• **Exercise objective**
Retype only the stretch of lines that starts with the line containing "Let s range" and ends with the last line of the records, both included, exactly.

▼

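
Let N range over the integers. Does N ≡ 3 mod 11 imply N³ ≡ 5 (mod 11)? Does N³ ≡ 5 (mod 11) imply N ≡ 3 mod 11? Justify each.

Both implications hold.

Forward direction. Suppose N ≡ 3 mod 11. Write N = 11j + 3. Then (11j + 3)³ = 1331j³ + 1089j² + 297j + 27 = 11(121j³ + 99j² + 27j + 2) + 5, so N³ ≡ 5 (mod 11).

Converse. Suppose N³ ≡ 5 (mod 11). The only residue r in {0, …, 10} with r³ ≡ 5 (mod 11) is r = 3, so N ≡ 3 (mod 11).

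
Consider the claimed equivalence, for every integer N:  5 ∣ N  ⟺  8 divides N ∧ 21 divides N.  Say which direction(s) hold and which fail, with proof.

Neither direction holds.

(→) This fails: take N = 5. Certainly 5 ∣ 5, but 8 ∤ 5.

(←) This fails: take N = 168. Both 8 ∣ 168 and 21 ∣ 168, yet 168 is not a multiple of 5 (since 168 = 33·5 + 3), so 5 ∤ 168.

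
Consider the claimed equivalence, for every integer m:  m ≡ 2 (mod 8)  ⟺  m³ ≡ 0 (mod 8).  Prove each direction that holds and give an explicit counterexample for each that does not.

The forward direction holds; the converse fails.

[⇒] Suppose m ≡ 2 (mod 8). Write m = 8j + 2. Then (8j + 2)³ = 512j³ + 384j² + 96j + 8 = 8(64j³ + 48j² + 12j + 1) + 0, so m³ ≡ 0 (mod 8).

[⇐] This fails: take m = 0. Then 0³ = 0 ≡ 0 (mod 8), yet 0 ≡ 0 (mod 8), not 2.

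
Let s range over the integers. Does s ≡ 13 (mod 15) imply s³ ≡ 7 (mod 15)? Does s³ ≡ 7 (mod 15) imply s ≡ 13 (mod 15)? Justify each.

(⇒) Suppose s ≡ 13 (mod 15). Write s = 15j + 13. Then (15j + 13)³ = 3375j³ + 8775j² + 7605j + 2197 = 15(225j³ + 585j² + 507j + 146) + 7, so s³ ≡ 7 (mod 15).

(⇐) Conversely, suppose s³ ≡ 7 (mod 15). The only residue r in {0, …, 14} with r³ ≡ 7 (mod 15) is r = 13, so s ≡ 13 (mod 15).

Equivalent; both directions hold.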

▲

• **Result of the task**
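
Let s range over the integers. Does s ≡ 13 (mod 15) imply s³ ≡ 7 (mod 15)? Does s³ ≡ 7 (mod 15) imply s ≡ 13 (mod 15)? Justify each.

(⇒) Suppose s ≡ 13 (mod 15). Write s = 15j + 13. Then (15j + 13)³ = 3375j³ + 8775j² + 7605j + 2197 = 15(225j³ + 585j² + 507j + 146) + 7, so s³ ≡ 7 (mod 15).

(⇐) Conversely, suppose s³ ≡ 7 (mod 15). The only residue r in {0, …, 14} with r³ ≡ 7 (mod 15) is r = 13, so s ≡ 13 (mod 15).

Equivalent; both directions hold.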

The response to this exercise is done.